What you will do: When the material ends, stop; until then, set down every line exactly.

Top of Provided material

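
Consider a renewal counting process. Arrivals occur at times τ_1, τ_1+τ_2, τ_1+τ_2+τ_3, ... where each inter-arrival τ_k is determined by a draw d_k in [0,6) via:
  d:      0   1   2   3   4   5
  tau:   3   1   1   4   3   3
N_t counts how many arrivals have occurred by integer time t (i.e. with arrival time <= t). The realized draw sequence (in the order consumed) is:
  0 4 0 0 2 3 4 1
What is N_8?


draw d_1=0: τ_1=3, arrival time A_1=3
draw d_2=4: τ_2=3, arrival time A_2=6
draw d_3=0: τ_3=3, arrival time A_3=9
draw d_4=0: τ_4=3, arrival time A_4=12
draw d_5=2: τ_5=1, arrival time A_5=13
draw d_6=3: τ_6=4, arrival time A_6=17
draw d_7=4: τ_7=3, arrival time A_7=20
draw d_8=1: τ_8=1, arrival time A_8=21
N_t over t=0..8: 0:0 1:0 2:0 3:1 4:1 5:1 6:2 7:2 8:2

2


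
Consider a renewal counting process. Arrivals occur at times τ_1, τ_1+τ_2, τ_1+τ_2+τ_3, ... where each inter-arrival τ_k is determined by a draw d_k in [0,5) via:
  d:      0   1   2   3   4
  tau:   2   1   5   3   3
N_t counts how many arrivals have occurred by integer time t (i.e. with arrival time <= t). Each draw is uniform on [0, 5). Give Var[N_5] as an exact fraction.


Inter-arrival values over d=0..4: [2, 1, 5, 3, 3]
Each d has probability 1/5, so the pmf of τ is: f(1) = 1/5, f(2) = 1/5, f(3) = 2/5, f(5) = 1/5
Let p_n(j) = P(N_n = j), with p_0 = [1]. Condition on τ_1: p_n(0) = P(τ > n), and for j >= 1, p_n(j) = Σ_{k<=n} f(k)·p_{n−k}(j−1)
p_1 = [4/5, 1/5]  (j = 0..1)
p_2 = [3/5, 9/25, 1/25]  (j = 0..2)
p_3 = [1/5, 17/25, 14/125, 1/125]  (j = 0..3)
p_4 = [1/5, 12/25, 36/125, 19/625, 1/625]  (j = 0..4)
p_5 = [0, 13/25, 47/125, 12/125, 24/3125, 1/3125]  (j = 0..5)
E[N_5] = Σ j·p_5(j) = 4976/3125;  E[N_5²] = Σ j²·p_5(j) = 9434/3125
Var[N_5] = 9434/3125 − (4976/3125)² = 4720674/9765625

4720674/9765625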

Bottom of Provided material

Solution to the exercise:
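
Consider a renewal counting process. Arrivals occur at times τ_1, τ_1+τ_2, τ_1+τ_2+τ_3, ... where each inter-arrival τ_k is determined by a draw d_k in [0,6) via:
  d:      0   1   2   3   4   5
  tau:   3   1   1   4   3   3
N_t counts how many arrivals have occurred by integer time t (i.e. with arrival time <= t). The realized draw sequence (in the order consumed) is:
  0 4 0 0 2 3 4 1
What is N_8?


draw d_1=0: τ_1=3, arrival time A_1=3
draw d_2=4: τ_2=3, arrival time A_2=6
draw d_3=0: τ_3=3, arrival time A_3=9
draw d_4=0: τ_4=3, arrival time A_4=12
draw d_5=2: τ_5=1, arrival time A_5=13
draw d_6=3: τ_6=4, arrival time A_6=17
draw d_7=4: τ_7=3, arrival time A_7=20
draw d_8=1: τ_8=1, arrival time A_8=21
N_t over t=0..8: 0:0 1:0 2:0 3:1 4:1 5:1 6:2 7:2 8:2

2


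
Consider a renewal counting process. Arrivals occur at times τ_1, τ_1+τ_2, τ_1+τ_2+τ_3, ... where each inter-arrival τ_k is determined by a draw d_k in [0,5) via:
  d:      0   1   2   3   4
  tau:   2   1   5   3   3
N_t counts how many arrivals have occurred by integer time t (i.e. with arrival time <= t). Each draw is uniform on [0, 5). Give Var[N_5] as an exact fraction.


Inter-arrival values over d=0..4: [2, 1, 5, 3, 3]
Each d has probability 1/5, so the pmf of τ is: f(1) = 1/5, f(2) = 1/5, f(3) = 2/5, f(5) = 1/5
Let p_n(j) = P(N_n = j), with p_0 = [1]. Condition on τ_1: p_n(0) = P(τ > n), and for j >= 1, p_n(j) = Σ_{k<=n} f(k)·p_{n−k}(j−1)
p_1 = [4/5, 1/5]  (j = 0..1)
p_2 = [3/5, 9/25, 1/25]  (j = 0..2)
p_3 = [1/5, 17/25, 14/125, 1/125]  (j = 0..3)
p_4 = [1/5, 12/25, 36/125, 19/625, 1/625]  (j = 0..4)
p_5 = [0, 13/25, 47/125, 12/125, 24/3125, 1/3125]  (j = 0..5)
E[N_5] = Σ j·p_5(j) = 4976/3125;  E[N_5²] = Σ j²·p_5(j) = 9434/3125
Var[N_5] = 9434/3125 − (4976/3125)² = 4720674/9765625

4720674/9765625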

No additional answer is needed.